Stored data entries
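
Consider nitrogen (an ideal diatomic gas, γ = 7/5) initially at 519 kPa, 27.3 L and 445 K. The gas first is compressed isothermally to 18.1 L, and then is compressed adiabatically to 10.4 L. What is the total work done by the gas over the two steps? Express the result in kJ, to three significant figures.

Step 1 (isothermal): W = P₁V₁ ln(V₂/V₁) = (14169) ln(18.1/27.3) = -5823 J.
After step 1: P = 782.8 kPa, V = 18.1 L, T = 445 K.
Step 2 (adiabatic): W = (P₁V₁ − P₂V₂)/(γ−1) = (14169 − 17684)/0.4 = -8789 J.
W_total = -5823 − 8789 = -14612 J.

W_total ≈ -14.6 kJ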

◆ ASSIGNED TASK ◆
An exact transcript of all the records is the expected result.

◆ OUTPUT ◆
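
Consider nitrogen (an ideal diatomic gas, γ = 7/5) initially at 519 kPa, 27.3 L and 445 K. The gas first is compressed isothermally to 18.1 L, and then is compressed adiabatically to 10.4 L. What is the total work done by the gas over the two steps? Express the result in kJ, to three significant figures.

Step 1 (isothermal): W = P₁V₁ ln(V₂/V₁) = (14169) ln(18.1/27.3) = -5823 J.
After step 1: P = 782.8 kPa, V = 18.1 L, T = 445 K.
Step 2 (adiabatic): W = (P₁V₁ − P₂V₂)/(γ−1) = (14169 − 17684)/0.4 = -8789 J.
W_total = -5823 − 8789 = -14612 J.

W_total ≈ -14.6 kJ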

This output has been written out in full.